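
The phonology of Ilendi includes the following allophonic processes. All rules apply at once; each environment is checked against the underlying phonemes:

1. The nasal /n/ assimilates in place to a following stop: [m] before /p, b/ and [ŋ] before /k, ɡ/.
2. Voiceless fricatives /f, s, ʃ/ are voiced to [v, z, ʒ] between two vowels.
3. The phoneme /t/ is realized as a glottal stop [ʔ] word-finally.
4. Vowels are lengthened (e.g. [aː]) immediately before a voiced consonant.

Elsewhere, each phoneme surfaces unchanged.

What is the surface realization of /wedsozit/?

[weːdsoːziʔ]

/w/ — not in any rule's target class → [w].
/e/ (between /w/ and /d/) occurs before a voiced consonant → [eː] by rule 4.
/d/ (between /e/ and /s/) is unaffected → [d].
/s/ — between /d/ and /o/; rule 2 does not apply here → [s].
/o/ (between /s/ and /z/): before a voiced consonant, so rule 4 applies → [oː].
/z/ (between /o/ and /i/) is unaffected → [z].
/i/ (between /z/ and /t/): rule 4 targets it, but not before a voiced consonant → unchanged [i].
Rule 3 applies to /t/ (word-final: word-finally) → [ʔ].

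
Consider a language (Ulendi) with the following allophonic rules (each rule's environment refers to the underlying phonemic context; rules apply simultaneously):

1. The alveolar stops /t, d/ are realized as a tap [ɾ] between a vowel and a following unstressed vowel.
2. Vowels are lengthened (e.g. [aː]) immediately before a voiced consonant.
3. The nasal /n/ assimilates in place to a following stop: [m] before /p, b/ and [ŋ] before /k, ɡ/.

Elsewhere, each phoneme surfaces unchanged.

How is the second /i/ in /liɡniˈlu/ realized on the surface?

/i/ (between /n/ and /l/) occurs before a voiced consonant → [iː] by rule 2.

[iː]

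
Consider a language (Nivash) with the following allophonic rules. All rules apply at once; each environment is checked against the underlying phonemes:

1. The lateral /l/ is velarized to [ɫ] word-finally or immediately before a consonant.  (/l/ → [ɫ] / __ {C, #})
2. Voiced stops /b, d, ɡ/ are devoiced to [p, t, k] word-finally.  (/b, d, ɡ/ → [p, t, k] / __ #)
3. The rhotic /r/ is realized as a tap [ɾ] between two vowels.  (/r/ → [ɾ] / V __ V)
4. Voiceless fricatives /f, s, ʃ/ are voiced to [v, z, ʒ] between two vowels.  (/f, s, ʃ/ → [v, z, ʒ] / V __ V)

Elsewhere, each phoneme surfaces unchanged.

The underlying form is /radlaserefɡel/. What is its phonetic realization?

[radlazeɾefɡeɫ]

/r/ — word-initial; rule 3 does not apply here → [r].
/a/ stays [a].
/d/ (between /a/ and /l/) is in the target of rule 2 but the environment (word-finally) is not met → [d].
/l/ — between /d/ and /a/; rule 1 does not apply here → [l].
/a/ — not in any rule's target class → [a].
Rule 4 applies to /s/ (between /a/ and /e/: between two vowels) → [z].
/e/ (between /s/ and /r/): no rule targets it → [e].
/r/ (between /e/ and /e/) occurs between two vowels → [ɾ] by rule 3.
/e/ stays [e].
/f/ — between /e/ and /ɡ/; rule 4 does not apply here → [f].
/ɡ/ — between /f/ and /e/; rule 2 does not apply here → [ɡ].
/e/ (between /ɡ/ and /l/) is unaffected → [e].
/l/ — word-final, word-finally or immediately before a consonant — surfaces as [ɫ] (rule 1).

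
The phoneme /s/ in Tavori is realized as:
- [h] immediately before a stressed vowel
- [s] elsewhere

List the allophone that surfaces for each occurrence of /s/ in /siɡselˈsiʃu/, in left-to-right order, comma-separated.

[s], [s], [h]

Occurrence 1 (position 1): no conditioning environment matches → elsewhere allophone [s].
Occurrence 2 (position 4): no conditioning environment matches → elsewhere allophone [s].
Occurrence 3 (position 7): immediately before a stressed vowel → [h].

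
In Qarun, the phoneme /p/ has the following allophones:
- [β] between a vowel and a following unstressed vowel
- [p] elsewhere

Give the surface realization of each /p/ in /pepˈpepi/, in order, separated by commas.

Occurrence 1 (position 1): no conditioning environment matches → elsewhere allophone [p].
Occurrence 2 (position 3): no conditioning environment matches → elsewhere allophone [p].
Occurrence 3 (position 4): no conditioning environment matches → elsewhere allophone [p].
Occurrence 4 (position 6): between a vowel and a following unstressed vowel → [β].

[p], [p], [p], [β]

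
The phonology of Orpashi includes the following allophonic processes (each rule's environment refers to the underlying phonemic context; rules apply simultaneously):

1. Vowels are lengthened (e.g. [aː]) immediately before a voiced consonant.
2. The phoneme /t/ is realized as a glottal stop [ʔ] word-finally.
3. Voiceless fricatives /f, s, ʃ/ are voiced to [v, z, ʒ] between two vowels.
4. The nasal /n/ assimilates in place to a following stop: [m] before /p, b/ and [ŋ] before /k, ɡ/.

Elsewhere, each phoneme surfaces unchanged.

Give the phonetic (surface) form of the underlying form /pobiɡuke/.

[poːbiːɡuke]

/p/ — not in any rule's target class → [p].
/o/ (between /p/ and /b/): before a voiced consonant, so rule 1 applies → [oː].
/b/ (between /o/ and /i/): no rule targets it → [b].
/i/ (between /b/ and /ɡ/) occurs before a voiced consonant → [iː] by rule 1.
/ɡ/ (between /i/ and /u/) is unaffected → [ɡ].
/u/ (between /ɡ/ and /k/) fails the environment for rule 1, so it stays [u].
/k/ (between /u/ and /e/): no rule targets it → [k].
/e/ (word-final): rule 1 targets it, but not before a voiced consonant → unchanged [e].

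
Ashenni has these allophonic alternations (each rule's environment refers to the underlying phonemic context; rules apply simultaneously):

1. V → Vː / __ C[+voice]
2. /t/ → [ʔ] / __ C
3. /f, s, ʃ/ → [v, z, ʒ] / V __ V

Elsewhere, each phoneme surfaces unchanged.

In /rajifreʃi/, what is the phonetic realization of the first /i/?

[i]

/i/ (between /j/ and /f/) fails the environment for rule 1, so it stays [i].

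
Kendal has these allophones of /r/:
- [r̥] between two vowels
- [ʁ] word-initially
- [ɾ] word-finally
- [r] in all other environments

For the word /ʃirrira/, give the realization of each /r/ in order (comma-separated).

Occurrence 1 (position 3): no conditioning environment matches → elsewhere allophone [r].
Occurrence 2 (position 4): no conditioning environment matches → elsewhere allophone [r].
Occurrence 3 (position 6): between two vowels → [r̥].

[r], [r], [r̥]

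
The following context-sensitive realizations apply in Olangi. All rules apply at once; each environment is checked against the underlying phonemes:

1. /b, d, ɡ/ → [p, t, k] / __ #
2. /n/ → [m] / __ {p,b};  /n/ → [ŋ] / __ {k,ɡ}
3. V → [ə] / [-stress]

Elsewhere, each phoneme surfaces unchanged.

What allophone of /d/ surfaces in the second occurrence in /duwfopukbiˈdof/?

[d]

/d/ — between /i/ and /o/; rule 1 does not apply here → [d].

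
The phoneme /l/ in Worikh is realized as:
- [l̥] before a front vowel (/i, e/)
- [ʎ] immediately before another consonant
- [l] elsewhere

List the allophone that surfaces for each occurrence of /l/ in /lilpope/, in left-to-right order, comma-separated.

[l̥], [ʎ]

Occurrence 1 (position 1): before a front vowel (/i, e/) → [l̥].
Occurrence 2 (position 3): immediately before another consonant → [ʎ].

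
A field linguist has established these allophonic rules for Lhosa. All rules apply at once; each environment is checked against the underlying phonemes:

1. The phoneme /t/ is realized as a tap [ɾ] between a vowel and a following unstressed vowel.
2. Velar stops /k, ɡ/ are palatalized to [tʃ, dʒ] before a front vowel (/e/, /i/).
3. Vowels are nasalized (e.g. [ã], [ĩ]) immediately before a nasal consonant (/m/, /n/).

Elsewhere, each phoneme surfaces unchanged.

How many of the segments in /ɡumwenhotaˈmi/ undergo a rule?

4

Segments that undergo a rule: /u/ → [ũ] (rule 3); /e/ → [ẽ] (rule 3); /t/ → [ɾ] (rule 1); /a/ → [ã] (rule 3).
All other segments surface unchanged.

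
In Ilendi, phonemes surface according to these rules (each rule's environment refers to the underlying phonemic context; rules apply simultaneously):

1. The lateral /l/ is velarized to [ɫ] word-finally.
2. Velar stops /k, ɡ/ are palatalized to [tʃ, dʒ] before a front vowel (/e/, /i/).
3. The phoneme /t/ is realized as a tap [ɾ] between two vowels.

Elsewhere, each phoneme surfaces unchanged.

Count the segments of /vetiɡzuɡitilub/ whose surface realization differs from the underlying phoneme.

Segments that undergo a rule: /t/ → [ɾ] (rule 3); /ɡ/ → [dʒ] (rule 2); /t/ → [ɾ] (rule 3).
All other segments surface unchanged.

3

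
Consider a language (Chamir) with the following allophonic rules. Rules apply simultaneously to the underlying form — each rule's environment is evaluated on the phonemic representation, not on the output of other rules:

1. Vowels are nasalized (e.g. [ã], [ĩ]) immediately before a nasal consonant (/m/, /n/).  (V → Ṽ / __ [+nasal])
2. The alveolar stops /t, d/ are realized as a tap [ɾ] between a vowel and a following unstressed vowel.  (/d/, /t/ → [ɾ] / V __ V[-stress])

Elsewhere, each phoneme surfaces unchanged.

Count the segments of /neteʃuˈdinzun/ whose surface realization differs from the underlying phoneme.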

=== TASK GOAL ===
Exactly as they appear, copy the lines of the listing above from the first through the one that contains "4. Vowels are", and nothing more.

=== FINISHED EXERCISE ===
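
The phonology of Ilendi includes the following allophonic processes. All rules apply at once; each environment is checked against the underlying phonemes:

1. The nasal /n/ assimilates in place to a following stop: [m] before /p, b/ and [ŋ] before /k, ɡ/.
2. Voiceless fricatives /f, s, ʃ/ are voiced to [v, z, ʒ] between two vowels.
3. The phoneme /t/ is realized as a glottal stop [ʔ] word-finally.
4. Vowels are lengthened (e.g. [aː]) immediately before a voiced consonant.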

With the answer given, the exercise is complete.